▸ WORK INSTRUCTIONS:
Please repeat every line below exactly, from the first to the last.

▸ SUPPLIED MATERIAL:

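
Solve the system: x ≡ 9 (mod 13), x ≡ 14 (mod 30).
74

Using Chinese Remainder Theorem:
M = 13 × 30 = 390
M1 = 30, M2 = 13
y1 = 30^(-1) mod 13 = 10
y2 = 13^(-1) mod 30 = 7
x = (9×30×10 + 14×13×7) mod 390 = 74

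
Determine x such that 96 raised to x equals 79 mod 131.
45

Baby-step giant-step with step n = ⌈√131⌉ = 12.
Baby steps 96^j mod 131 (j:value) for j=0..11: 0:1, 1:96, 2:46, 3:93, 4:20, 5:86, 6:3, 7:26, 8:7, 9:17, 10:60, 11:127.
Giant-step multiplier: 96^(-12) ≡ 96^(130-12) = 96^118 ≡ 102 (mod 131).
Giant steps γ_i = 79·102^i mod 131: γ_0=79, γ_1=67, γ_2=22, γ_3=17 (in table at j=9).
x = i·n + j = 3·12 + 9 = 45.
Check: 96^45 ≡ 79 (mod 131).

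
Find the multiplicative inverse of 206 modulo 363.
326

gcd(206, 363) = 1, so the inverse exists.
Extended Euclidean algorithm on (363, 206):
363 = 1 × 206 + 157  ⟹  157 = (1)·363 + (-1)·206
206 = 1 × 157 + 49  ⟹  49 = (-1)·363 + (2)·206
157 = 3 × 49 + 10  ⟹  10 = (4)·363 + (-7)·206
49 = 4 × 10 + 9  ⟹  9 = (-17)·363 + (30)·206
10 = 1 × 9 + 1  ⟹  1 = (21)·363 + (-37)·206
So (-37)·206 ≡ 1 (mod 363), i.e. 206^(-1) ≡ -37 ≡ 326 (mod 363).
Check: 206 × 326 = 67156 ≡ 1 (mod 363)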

▸ ANSWER BELOW:
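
Solve the system: x ≡ 9 (mod 13), x ≡ 14 (mod 30).
74

Using Chinese Remainder Theorem:
M = 13 × 30 = 390
M1 = 30, M2 = 13
y1 = 30^(-1) mod 13 = 10
y2 = 13^(-1) mod 30 = 7
x = (9×30×10 + 14×13×7) mod 390 = 74

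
Determine x such that 96 raised to x equals 79 mod 131.
45

Baby-step giant-step with step n = ⌈√131⌉ = 12.
Baby steps 96^j mod 131 (j:value) for j=0..11: 0:1, 1:96, 2:46, 3:93, 4:20, 5:86, 6:3, 7:26, 8:7, 9:17, 10:60, 11:127.
Giant-step multiplier: 96^(-12) ≡ 96^(130-12) = 96^118 ≡ 102 (mod 131).
Giant steps γ_i = 79·102^i mod 131: γ_0=79, γ_1=67, γ_2=22, γ_3=17 (in table at j=9).
x = i·n + j = 3·12 + 9 = 45.
Check: 96^45 ≡ 79 (mod 131).

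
Find the multiplicative inverse of 206 modulo 363.
326

gcd(206, 363) = 1, so the inverse exists.
Extended Euclidean algorithm on (363, 206):
363 = 1 × 206 + 157  ⟹  157 = (1)·363 + (-1)·206
206 = 1 × 157 + 49  ⟹  49 = (-1)·363 + (2)·206
157 = 3 × 49 + 10  ⟹  10 = (4)·363 + (-7)·206
49 = 4 × 10 + 9  ⟹  9 = (-17)·363 + (30)·206
10 = 1 × 9 + 1  ⟹  1 = (21)·363 + (-37)·206
So (-37)·206 ≡ 1 (mod 363), i.e. 206^(-1) ≡ -37 ≡ 326 (mod 363).
Check: 206 × 326 = 67156 ≡ 1 (mod 363)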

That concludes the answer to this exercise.